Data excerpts
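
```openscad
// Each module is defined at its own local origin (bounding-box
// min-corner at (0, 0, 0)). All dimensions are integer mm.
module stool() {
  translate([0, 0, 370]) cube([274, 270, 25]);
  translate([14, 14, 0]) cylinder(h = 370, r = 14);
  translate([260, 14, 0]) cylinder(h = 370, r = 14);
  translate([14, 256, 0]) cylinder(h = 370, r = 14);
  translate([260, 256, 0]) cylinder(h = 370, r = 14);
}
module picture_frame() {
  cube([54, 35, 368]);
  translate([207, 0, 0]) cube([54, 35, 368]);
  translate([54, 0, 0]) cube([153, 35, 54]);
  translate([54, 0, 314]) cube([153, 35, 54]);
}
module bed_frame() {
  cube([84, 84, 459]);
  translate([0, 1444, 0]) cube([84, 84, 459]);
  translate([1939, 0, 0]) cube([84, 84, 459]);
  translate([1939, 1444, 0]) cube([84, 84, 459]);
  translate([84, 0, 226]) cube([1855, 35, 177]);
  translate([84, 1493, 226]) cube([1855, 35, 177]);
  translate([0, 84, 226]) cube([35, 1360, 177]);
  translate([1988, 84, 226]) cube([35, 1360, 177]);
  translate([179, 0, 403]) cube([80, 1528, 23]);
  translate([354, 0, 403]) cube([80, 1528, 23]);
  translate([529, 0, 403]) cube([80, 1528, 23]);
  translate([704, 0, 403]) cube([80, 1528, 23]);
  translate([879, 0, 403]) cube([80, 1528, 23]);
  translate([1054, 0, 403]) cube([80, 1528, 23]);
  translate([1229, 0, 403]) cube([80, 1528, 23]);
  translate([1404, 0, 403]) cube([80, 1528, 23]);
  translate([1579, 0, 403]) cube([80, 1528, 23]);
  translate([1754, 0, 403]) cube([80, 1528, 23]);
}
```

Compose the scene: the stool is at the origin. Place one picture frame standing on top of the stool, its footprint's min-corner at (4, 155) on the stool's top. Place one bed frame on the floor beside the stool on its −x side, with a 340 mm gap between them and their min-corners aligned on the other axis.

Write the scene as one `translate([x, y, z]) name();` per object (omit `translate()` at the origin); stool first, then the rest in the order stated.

stool();
translate([4, 155, 395]) picture_frame();
translate([-2363, 0, 0]) bed_frame();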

Brief:
In the records above, find each line that mentions the string "cylinder", then copy it.

Your solution:
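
  translate([14, 14, 0]) cylinder(h = 370, r = 14);
  translate([260, 14, 0]) cylinder(h = 370, r = 14);
  translate([14, 256, 0]) cylinder(h = 370, r = 14);
  translate([260, 256, 0]) cylinder(h = 370, r = 14);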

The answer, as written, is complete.